ENTRIES SHOWN:
• • •

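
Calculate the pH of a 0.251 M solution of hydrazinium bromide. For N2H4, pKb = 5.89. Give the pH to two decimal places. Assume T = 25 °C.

pH = 4.36

N2H5+ is the conjugate acid of the weak base N2H4.
Kb = 10^(−5.89) = 1.29 × 10^-6
Ka = Kw/Kb = 1.0×10^-14 / 1.29 × 10^-6 = 7.75 × 10^-9
From the ICE table, Ka = x²/(0.251 − x) = 7.75 × 10^-9.
Assume x ≪ 0.251: x ≈ √(7.75 × 10^-9 × 0.251) = 4.41 × 10^-5 M
(x/C₀ = 0.018% < 5%, so the approximation holds.)
pH = −log(4.41 × 10^-5) = 4.36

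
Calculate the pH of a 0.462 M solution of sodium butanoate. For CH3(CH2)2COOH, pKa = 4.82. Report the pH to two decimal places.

CH3(CH2)2COO- is the conjugate base of the weak acid CH3(CH2)2COOH.
Ka = 10^(−4.82) = 1.51 × 10^-5
Kb = Kw/Ka = 1.0×10^-14 / 1.51 × 10^-5 = 6.62 × 10^-10
From the ICE table, Kb = x²/(0.462 − x) = 6.62 × 10^-10.
Assume x ≪ 0.462: x ≈ √(6.62 × 10^-10 × 0.462) = 1.75 × 10^-5 M
Check: 0.0038% ionized — well under 5%, approximation valid.
pOH = 4.76, so pH = 14.00 − pOH = 9.24

pH = 9.24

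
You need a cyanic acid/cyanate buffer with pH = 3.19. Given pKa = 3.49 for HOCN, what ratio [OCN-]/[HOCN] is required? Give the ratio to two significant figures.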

• • •

PROBLEM DETAILS: When you answer, return each line of the material exactly as it was written.

SOLUTION:
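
Calculate the pH of a 0.251 M solution of hydrazinium bromide. For N2H4, pKb = 5.89. Give the pH to two decimal places. Assume T = 25 °C.

pH = 4.36

N2H5+ is the conjugate acid of the weak base N2H4.
Kb = 10^(−5.89) = 1.29 × 10^-6
Ka = Kw/Kb = 1.0×10^-14 / 1.29 × 10^-6 = 7.75 × 10^-9
From the ICE table, Ka = x²/(0.251 − x) = 7.75 × 10^-9.
Assume x ≪ 0.251: x ≈ √(7.75 × 10^-9 × 0.251) = 4.41 × 10^-5 M
(x/C₀ = 0.018% < 5%, so the approximation holds.)
pH = −log(4.41 × 10^-5) = 4.36

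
Calculate the pH of a 0.462 M solution of sodium butanoate. For CH3(CH2)2COOH, pKa = 4.82. Report the pH to two decimal places.

CH3(CH2)2COO- is the conjugate base of the weak acid CH3(CH2)2COOH.
Ka = 10^(−4.82) = 1.51 × 10^-5
Kb = Kw/Ka = 1.0×10^-14 / 1.51 × 10^-5 = 6.62 × 10^-10
From the ICE table, Kb = x²/(0.462 − x) = 6.62 × 10^-10.
Assume x ≪ 0.462: x ≈ √(6.62 × 10^-10 × 0.462) = 1.75 × 10^-5 M
Check: 0.0038% ionized — well under 5%, approximation valid.
pOH = 4.76, so pH = 14.00 − pOH = 9.24

pH = 9.24

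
You need a cyanic acid/cyanate buffer with pH = 3.19. Given pKa = 3.49 for HOCN, what ratio [OCN-]/[HOCN] is required? Give the ratio to two significant figures.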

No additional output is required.